Work request — Each line of the entries below that includes "single" belongs in your answer.

[[ Data extract, beginning ]]

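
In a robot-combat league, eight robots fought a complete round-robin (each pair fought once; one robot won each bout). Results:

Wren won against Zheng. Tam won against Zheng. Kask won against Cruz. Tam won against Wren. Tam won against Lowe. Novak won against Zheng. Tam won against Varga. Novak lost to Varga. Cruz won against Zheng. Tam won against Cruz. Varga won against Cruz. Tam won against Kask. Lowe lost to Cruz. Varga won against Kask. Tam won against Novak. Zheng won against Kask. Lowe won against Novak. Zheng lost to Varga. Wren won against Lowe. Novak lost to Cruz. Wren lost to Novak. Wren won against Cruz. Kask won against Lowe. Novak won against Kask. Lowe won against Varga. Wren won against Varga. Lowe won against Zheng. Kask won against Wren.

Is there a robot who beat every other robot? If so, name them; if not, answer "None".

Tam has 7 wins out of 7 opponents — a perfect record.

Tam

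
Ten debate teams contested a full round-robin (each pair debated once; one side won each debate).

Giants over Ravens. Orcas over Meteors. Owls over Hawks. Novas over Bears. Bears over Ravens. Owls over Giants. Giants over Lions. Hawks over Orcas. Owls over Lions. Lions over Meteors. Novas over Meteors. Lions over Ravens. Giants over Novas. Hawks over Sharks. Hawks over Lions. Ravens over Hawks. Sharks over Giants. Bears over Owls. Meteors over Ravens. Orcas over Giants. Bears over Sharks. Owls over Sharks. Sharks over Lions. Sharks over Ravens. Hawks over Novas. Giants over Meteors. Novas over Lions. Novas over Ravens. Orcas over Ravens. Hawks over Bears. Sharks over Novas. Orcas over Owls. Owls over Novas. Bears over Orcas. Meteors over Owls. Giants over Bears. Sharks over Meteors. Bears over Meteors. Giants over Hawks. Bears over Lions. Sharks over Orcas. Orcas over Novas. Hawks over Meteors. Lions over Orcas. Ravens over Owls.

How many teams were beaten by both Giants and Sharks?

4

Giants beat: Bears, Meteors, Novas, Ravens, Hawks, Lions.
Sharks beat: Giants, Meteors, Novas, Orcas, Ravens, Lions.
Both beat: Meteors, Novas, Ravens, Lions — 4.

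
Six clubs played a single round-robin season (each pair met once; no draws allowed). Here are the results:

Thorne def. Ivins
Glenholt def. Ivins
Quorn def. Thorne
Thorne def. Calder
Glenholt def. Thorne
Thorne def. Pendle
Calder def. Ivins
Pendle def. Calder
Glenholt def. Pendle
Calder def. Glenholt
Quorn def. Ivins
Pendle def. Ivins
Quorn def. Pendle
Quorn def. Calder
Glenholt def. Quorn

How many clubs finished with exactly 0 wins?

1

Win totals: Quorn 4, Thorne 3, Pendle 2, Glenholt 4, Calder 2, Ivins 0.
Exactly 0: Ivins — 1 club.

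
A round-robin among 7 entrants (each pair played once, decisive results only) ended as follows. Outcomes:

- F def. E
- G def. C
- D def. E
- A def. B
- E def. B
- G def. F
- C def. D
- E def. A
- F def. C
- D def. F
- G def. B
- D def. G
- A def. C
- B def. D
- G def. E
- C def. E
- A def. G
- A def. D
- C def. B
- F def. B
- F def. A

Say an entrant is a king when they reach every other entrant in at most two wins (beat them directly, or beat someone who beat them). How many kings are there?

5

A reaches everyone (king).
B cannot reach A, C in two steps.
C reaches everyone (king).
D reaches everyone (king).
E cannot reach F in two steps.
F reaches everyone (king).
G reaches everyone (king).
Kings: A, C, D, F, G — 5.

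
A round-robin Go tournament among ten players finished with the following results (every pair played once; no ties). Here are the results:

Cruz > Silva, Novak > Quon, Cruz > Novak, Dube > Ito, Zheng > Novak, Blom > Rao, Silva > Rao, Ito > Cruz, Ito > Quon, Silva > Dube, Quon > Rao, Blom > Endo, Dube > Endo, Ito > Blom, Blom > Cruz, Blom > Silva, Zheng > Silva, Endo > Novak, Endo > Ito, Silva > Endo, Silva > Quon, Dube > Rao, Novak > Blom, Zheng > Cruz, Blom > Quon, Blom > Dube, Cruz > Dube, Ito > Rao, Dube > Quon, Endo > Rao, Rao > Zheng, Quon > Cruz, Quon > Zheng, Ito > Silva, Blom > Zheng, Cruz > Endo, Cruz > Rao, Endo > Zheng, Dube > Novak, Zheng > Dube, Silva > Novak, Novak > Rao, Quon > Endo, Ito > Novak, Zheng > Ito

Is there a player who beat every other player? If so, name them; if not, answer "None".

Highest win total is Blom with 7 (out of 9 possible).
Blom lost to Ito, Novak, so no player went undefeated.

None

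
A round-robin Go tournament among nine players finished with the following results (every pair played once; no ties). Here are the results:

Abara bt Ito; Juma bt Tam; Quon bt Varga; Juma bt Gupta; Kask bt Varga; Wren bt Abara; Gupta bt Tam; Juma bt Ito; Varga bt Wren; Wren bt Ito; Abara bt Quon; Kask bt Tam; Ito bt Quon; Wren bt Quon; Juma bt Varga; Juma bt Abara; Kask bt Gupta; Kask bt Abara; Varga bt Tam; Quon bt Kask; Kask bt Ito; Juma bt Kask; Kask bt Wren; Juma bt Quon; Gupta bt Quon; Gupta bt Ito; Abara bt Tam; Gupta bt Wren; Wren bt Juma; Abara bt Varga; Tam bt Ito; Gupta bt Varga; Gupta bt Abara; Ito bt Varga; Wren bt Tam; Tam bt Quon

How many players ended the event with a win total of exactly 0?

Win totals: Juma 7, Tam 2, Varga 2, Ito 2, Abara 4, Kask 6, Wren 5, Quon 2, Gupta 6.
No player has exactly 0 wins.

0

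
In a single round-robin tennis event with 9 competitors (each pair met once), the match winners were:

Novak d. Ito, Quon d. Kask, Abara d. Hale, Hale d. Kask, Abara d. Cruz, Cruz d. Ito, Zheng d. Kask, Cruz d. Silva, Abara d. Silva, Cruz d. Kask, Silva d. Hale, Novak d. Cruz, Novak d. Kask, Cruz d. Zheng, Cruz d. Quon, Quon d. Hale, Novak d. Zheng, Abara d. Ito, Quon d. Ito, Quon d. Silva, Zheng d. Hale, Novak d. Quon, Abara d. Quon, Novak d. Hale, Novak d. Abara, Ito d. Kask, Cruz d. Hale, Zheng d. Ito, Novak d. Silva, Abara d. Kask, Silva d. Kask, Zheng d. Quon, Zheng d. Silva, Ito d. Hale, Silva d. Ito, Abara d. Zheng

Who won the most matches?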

[[ Data extract, end ]]

Response area —
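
Six clubs played a single round-robin season (each pair met once; no draws allowed). Here are the results:
In a single round-robin tennis event with 9 competitors (each pair met once), the match winners were: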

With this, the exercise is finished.